What to work on: Below are records; copy exactly the line containing "The side lengths" and every line after it, through the last.

(Stored data entries)
*** Block opens ***
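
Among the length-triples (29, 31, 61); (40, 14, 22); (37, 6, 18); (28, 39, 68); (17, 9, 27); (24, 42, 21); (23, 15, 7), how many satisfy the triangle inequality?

1

(29,31,61): 29+31 ≤ 61 → not valid
(14,22,40): 14+22 ≤ 40 → not valid
(6,18,37): 6+18 ≤ 37 → not valid
(28,39,68): 28+39 ≤ 68 → not valid
(9,17,27): 9+17 ≤ 27 → not valid
(21,24,42): 21+24 > 42 → valid
(7,15,23): 7+15 ≤ 23 → not valid
1 of the 7 triples forms a triangle.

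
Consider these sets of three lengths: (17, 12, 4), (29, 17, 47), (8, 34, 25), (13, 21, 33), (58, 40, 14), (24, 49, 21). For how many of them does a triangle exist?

(4,12,17): 4+12 ≤ 17 → not valid
(17,29,47): 17+29 ≤ 47 → not valid
(8,25,34): 8+25 ≤ 34 → not valid
(13,21,33): 13+21 > 33 → valid
(14,40,58): 14+40 ≤ 58 → not valid
(21,24,49): 21+24 ≤ 49 → not valid
1 of the 6 triples forms a triangle.

1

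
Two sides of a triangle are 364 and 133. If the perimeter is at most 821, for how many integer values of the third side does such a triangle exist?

Triangle inequality: 231 < x < 497. Perimeter ≤ 821 gives x ≤ 821 − 364 − 133 = 324.
So 231 < x ≤ 324; integers 232 through 324: 93 values.

93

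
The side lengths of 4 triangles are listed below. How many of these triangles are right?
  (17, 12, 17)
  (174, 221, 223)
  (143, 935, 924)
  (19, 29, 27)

1

(17,12,17): 12²+17² = 433 > 289 = 17² → acute
(174,221,223): 174²+221² = 79117 > 49729 = 223² → acute
(143,935,924): 143²+924² = 874225 = 935² → right
(19,29,27): 19²+27² = 1090 > 841 = 29² → acute
1 of the 4 is right.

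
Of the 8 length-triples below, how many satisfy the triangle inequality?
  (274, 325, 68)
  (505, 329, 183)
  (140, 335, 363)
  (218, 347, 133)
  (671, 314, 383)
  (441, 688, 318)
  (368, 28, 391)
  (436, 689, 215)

(68,274,325): 68+274 > 325 → valid
(183,329,505): 183+329 > 505 → valid
(140,335,363): 140+335 > 363 → valid
(133,218,347): 133+218 > 347 → valid
(314,383,671): 314+383 > 671 → valid
(318,441,688): 318+441 > 688 → valid
(28,368,391): 28+368 > 391 → valid
(215,436,689): 215+436 ≤ 689 → not valid
7 of the 8 triples form a triangle.

7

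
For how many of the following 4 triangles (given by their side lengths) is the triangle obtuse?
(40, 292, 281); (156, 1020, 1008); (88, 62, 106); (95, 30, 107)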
*** Block closes ***
Written solution:
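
The side lengths of 4 triangles are listed below. How many of these triangles are right?
  (17, 12, 17)
  (174, 221, 223)
  (143, 935, 924)
  (19, 29, 27)

1

(17,12,17): 12²+17² = 433 > 289 = 17² → acute
(174,221,223): 174²+221² = 79117 > 49729 = 223² → acute
(143,935,924): 143²+924² = 874225 = 935² → right
(19,29,27): 19²+27² = 1090 > 841 = 29² → acute
1 of the 4 is right.

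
Of the 8 length-triples below, how many satisfy the triangle inequality?
  (274, 325, 68)
  (505, 329, 183)
  (140, 335, 363)
  (218, 347, 133)
  (671, 314, 383)
  (441, 688, 318)
  (368, 28, 391)
  (436, 689, 215)

(68,274,325): 68+274 > 325 → valid
(183,329,505): 183+329 > 505 → valid
(140,335,363): 140+335 > 363 → valid
(133,218,347): 133+218 > 347 → valid
(314,383,671): 314+383 > 671 → valid
(318,441,688): 318+441 > 688 → valid
(28,368,391): 28+368 > 391 → valid
(215,436,689): 215+436 ≤ 689 → not valid
7 of the 8 triples form a triangle.

7

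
For how many of the following 4 triangles (given by their side lengths) is the triangle obtuse?
(40, 292, 281); (156, 1020, 1008); (88, 62, 106); (95, 30, 107)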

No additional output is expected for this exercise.